• Directions: Output only an exact transcription of the line containing "g. Find the simplest whole-number formula." and all lines that follow it in the data below.

• Records:
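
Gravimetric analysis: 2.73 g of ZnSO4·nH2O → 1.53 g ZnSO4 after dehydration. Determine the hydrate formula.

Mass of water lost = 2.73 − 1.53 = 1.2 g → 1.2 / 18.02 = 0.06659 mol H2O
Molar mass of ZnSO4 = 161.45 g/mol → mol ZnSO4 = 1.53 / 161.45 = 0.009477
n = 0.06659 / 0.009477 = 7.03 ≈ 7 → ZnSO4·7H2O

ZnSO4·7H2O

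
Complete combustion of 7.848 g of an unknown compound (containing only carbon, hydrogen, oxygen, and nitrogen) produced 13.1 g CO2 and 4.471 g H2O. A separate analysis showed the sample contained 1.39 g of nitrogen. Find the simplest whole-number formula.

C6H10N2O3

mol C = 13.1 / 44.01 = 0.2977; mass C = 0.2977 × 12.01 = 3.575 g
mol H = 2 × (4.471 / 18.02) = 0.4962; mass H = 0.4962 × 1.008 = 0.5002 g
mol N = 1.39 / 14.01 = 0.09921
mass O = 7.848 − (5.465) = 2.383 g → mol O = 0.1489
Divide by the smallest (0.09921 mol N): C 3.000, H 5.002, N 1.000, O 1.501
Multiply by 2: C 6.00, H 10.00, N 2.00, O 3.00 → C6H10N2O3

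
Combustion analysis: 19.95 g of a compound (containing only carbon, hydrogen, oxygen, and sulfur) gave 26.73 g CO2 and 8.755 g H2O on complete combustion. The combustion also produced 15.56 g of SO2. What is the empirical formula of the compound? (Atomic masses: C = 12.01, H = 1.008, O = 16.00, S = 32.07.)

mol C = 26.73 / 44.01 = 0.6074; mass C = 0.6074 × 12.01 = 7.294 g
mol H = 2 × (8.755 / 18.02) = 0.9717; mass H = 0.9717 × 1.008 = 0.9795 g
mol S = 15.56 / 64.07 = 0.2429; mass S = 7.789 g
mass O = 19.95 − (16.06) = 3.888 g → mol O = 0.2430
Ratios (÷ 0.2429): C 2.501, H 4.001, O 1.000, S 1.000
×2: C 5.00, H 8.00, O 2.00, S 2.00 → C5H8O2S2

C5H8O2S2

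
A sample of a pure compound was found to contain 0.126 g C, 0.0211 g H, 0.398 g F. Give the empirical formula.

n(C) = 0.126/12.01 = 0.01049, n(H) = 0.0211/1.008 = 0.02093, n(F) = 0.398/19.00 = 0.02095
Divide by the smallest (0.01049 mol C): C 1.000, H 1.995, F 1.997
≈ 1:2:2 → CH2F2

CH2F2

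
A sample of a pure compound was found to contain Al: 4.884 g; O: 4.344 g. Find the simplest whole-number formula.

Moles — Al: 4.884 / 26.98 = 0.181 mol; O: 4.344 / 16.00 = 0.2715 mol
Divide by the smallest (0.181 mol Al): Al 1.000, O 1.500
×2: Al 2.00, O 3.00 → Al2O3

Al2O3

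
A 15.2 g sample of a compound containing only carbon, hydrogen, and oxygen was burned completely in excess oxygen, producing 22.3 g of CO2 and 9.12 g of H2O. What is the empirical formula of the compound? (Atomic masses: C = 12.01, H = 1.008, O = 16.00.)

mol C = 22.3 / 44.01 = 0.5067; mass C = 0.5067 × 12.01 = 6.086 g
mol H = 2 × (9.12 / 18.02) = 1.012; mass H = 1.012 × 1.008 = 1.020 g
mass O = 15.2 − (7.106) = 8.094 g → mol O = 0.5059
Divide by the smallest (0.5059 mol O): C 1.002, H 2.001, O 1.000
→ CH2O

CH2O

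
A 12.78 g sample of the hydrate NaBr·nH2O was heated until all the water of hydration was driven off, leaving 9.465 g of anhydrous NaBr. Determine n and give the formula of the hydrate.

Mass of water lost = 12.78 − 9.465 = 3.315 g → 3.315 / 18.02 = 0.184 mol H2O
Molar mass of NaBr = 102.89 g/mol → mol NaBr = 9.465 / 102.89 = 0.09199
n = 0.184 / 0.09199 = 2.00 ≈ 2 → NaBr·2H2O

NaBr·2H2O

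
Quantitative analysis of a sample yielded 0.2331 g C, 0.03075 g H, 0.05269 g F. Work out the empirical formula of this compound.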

• Response:
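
A sample of a pure compound was found to contain Al: 4.884 g; O: 4.344 g. Find the simplest whole-number formula.

Moles — Al: 4.884 / 26.98 = 0.181 mol; O: 4.344 / 16.00 = 0.2715 mol
Divide by the smallest (0.181 mol Al): Al 1.000, O 1.500
×2: Al 2.00, O 3.00 → Al2O3

Al2O3

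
A 15.2 g sample of a compound containing only carbon, hydrogen, and oxygen was burned completely in excess oxygen, producing 22.3 g of CO2 and 9.12 g of H2O. What is the empirical formula of the compound? (Atomic masses: C = 12.01, H = 1.008, O = 16.00.)

mol C = 22.3 / 44.01 = 0.5067; mass C = 0.5067 × 12.01 = 6.086 g
mol H = 2 × (9.12 / 18.02) = 1.012; mass H = 1.012 × 1.008 = 1.020 g
mass O = 15.2 − (7.106) = 8.094 g → mol O = 0.5059
Divide by the smallest (0.5059 mol O): C 1.002, H 2.001, O 1.000
→ CH2O

CH2O

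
A 12.78 g sample of the hydrate NaBr·nH2O was heated until all the water of hydration was driven off, leaving 9.465 g of anhydrous NaBr. Determine n and give the formula of the hydrate.

Mass of water lost = 12.78 − 9.465 = 3.315 g → 3.315 / 18.02 = 0.184 mol H2O
Molar mass of NaBr = 102.89 g/mol → mol NaBr = 9.465 / 102.89 = 0.09199
n = 0.184 / 0.09199 = 2.00 ≈ 2 → NaBr·2H2O

NaBr·2H2O

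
Quantitative analysis of a sample yielded 0.2331 g C, 0.03075 g H, 0.05269 g F. Work out the empirical formula of this compound.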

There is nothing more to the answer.